• _Task goal_: Give the data below again, word for word.

(Data entries)
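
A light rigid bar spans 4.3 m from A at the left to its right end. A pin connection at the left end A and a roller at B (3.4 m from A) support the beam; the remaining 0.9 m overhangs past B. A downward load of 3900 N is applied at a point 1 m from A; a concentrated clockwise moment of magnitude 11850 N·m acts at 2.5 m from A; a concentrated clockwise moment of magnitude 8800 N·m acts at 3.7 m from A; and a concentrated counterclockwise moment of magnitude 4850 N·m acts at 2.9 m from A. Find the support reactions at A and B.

Moments about A: B_y·3.4 − 3900·1 − 11850 − 8800 + 4850 = 0 → B_y = 19700/3.4 = 5794.12 ≈ 5794 N.
ΣF_y = 0: A_y + 5794.12 − 3900 = 0 → A_y = -1894 N.
ΣF_x = 0: no horizontal applied forces, so A_x = 0.

A_x = 0, A_y = -1894 N, B_y = 5794 N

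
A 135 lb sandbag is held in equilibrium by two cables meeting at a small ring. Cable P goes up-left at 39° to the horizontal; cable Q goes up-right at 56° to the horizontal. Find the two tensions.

ΣF_x = 0: −T_P·cos39° + T_Q·cos56° = 0 → T_Q = 1.38976·T_P.
ΣF_y = 0: T_P·sin39° + T_Q·sin56° = 135.
Substitute: T_P·(0.62932 + 1.38976·0.829038) = 135 → T_P = 75.7795 ≈ 75.78 lb.
Then T_Q = 1.38976 × 75.7795 = 105.3 lb.

T_P = 75.78 lb, T_Q = 105.3 lb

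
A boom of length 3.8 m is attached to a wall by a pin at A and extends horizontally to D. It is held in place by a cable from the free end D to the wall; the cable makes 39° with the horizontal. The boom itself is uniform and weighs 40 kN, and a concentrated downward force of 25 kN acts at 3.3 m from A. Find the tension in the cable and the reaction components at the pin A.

T = 66.28 kN, A_x = 51.51 kN, A_y = 23.29 kN

ΣM about A: T·sin39°·3.8 − 40·1.9 − 25·3.3 = 0 → T = 158.5/(3.8·0.62932) = 66.2787 ≈ 66.28 kN.
ΣF_x = 0: A_x − T·cos39° = 0 → A_x = 66.2787 × 0.777146 = 51.51 kN.
ΣF_y = 0: A_y + T·sin39° − 40 − 25 = 0 → A_y = 65 − 66.2787 × 0.62932 = 23.29 kN.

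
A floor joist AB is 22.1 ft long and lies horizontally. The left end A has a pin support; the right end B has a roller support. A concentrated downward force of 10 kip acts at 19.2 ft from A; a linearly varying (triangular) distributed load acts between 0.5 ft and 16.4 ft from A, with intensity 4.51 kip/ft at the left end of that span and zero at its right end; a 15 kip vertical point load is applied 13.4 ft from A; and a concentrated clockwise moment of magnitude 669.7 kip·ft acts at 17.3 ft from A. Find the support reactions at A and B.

Resultant of the triangular load: ½ × 4.51 × 15.9 = 35.8545 kip, acting at 5.8 ft from A (one-third of the span from the peak).
Moments about A: B_y·22.1 − 10·19.2 − (½·4.51·15.9)·5.8 − 15·13.4 − 669.7 = 0 → B_y = 1270.6561/22.1 = 57.4958 ≈ 57.50 kip.
ΣF_y = 0: A_y + 57.4958 − 10 − ½·4.51·15.9 − 15 = 0 → A_y = 3.359 kip.
ΣF_x = 0: no horizontal applied forces, so A_x = 0.

A_x = 0, A_y = 3.359 kip, B_y = 57.50 kip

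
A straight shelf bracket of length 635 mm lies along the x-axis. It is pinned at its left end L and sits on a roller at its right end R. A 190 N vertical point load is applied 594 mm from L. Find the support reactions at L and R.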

• _Completed exercise_:
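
A light rigid bar spans 4.3 m from A at the left to its right end. A pin connection at the left end A and a roller at B (3.4 m from A) support the beam; the remaining 0.9 m overhangs past B. A downward load of 3900 N is applied at a point 1 m from A; a concentrated clockwise moment of magnitude 11850 N·m acts at 2.5 m from A; a concentrated clockwise moment of magnitude 8800 N·m acts at 3.7 m from A; and a concentrated counterclockwise moment of magnitude 4850 N·m acts at 2.9 m from A. Find the support reactions at A and B.

Moments about A: B_y·3.4 − 3900·1 − 11850 − 8800 + 4850 = 0 → B_y = 19700/3.4 = 5794.12 ≈ 5794 N.
ΣF_y = 0: A_y + 5794.12 − 3900 = 0 → A_y = -1894 N.
ΣF_x = 0: no horizontal applied forces, so A_x = 0.

A_x = 0, A_y = -1894 N, B_y = 5794 N

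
A 135 lb sandbag is held in equilibrium by two cables meeting at a small ring. Cable P goes up-left at 39° to the horizontal; cable Q goes up-right at 56° to the horizontal. Find the two tensions.

ΣF_x = 0: −T_P·cos39° + T_Q·cos56° = 0 → T_Q = 1.38976·T_P.
ΣF_y = 0: T_P·sin39° + T_Q·sin56° = 135.
Substitute: T_P·(0.62932 + 1.38976·0.829038) = 135 → T_P = 75.7795 ≈ 75.78 lb.
Then T_Q = 1.38976 × 75.7795 = 105.3 lb.

T_P = 75.78 lb, T_Q = 105.3 lb

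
A boom of length 3.8 m is attached to a wall by a pin at A and extends horizontally to D. It is held in place by a cable from the free end D to the wall; the cable makes 39° with the horizontal. The boom itself is uniform and weighs 40 kN, and a concentrated downward force of 25 kN acts at 3.3 m from A. Find the tension in the cable and the reaction components at the pin A.

T = 66.28 kN, A_x = 51.51 kN, A_y = 23.29 kN

ΣM about A: T·sin39°·3.8 − 40·1.9 − 25·3.3 = 0 → T = 158.5/(3.8·0.62932) = 66.2787 ≈ 66.28 kN.
ΣF_x = 0: A_x − T·cos39° = 0 → A_x = 66.2787 × 0.777146 = 51.51 kN.
ΣF_y = 0: A_y + T·sin39° − 40 − 25 = 0 → A_y = 65 − 66.2787 × 0.62932 = 23.29 kN.

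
A floor joist AB is 22.1 ft long and lies horizontally. The left end A has a pin support; the right end B has a roller support. A concentrated downward force of 10 kip acts at 19.2 ft from A; a linearly varying (triangular) distributed load acts between 0.5 ft and 16.4 ft from A, with intensity 4.51 kip/ft at the left end of that span and zero at its right end; a 15 kip vertical point load is applied 13.4 ft from A; and a concentrated clockwise moment of magnitude 669.7 kip·ft acts at 17.3 ft from A. Find the support reactions at A and B.

Resultant of the triangular load: ½ × 4.51 × 15.9 = 35.8545 kip, acting at 5.8 ft from A (one-third of the span from the peak).
Moments about A: B_y·22.1 − 10·19.2 − (½·4.51·15.9)·5.8 − 15·13.4 − 669.7 = 0 → B_y = 1270.6561/22.1 = 57.4958 ≈ 57.50 kip.
ΣF_y = 0: A_y + 57.4958 − 10 − ½·4.51·15.9 − 15 = 0 → A_y = 3.359 kip.
ΣF_x = 0: no horizontal applied forces, so A_x = 0.

A_x = 0, A_y = 3.359 kip, B_y = 57.50 kip

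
A straight shelf bracket of length 635 mm lies along the x-axis. It is pinned at its left end L and sits on a roller at its right end R. A 190 N vertical point load is applied 594 mm from L. Find the support reactions at L and R.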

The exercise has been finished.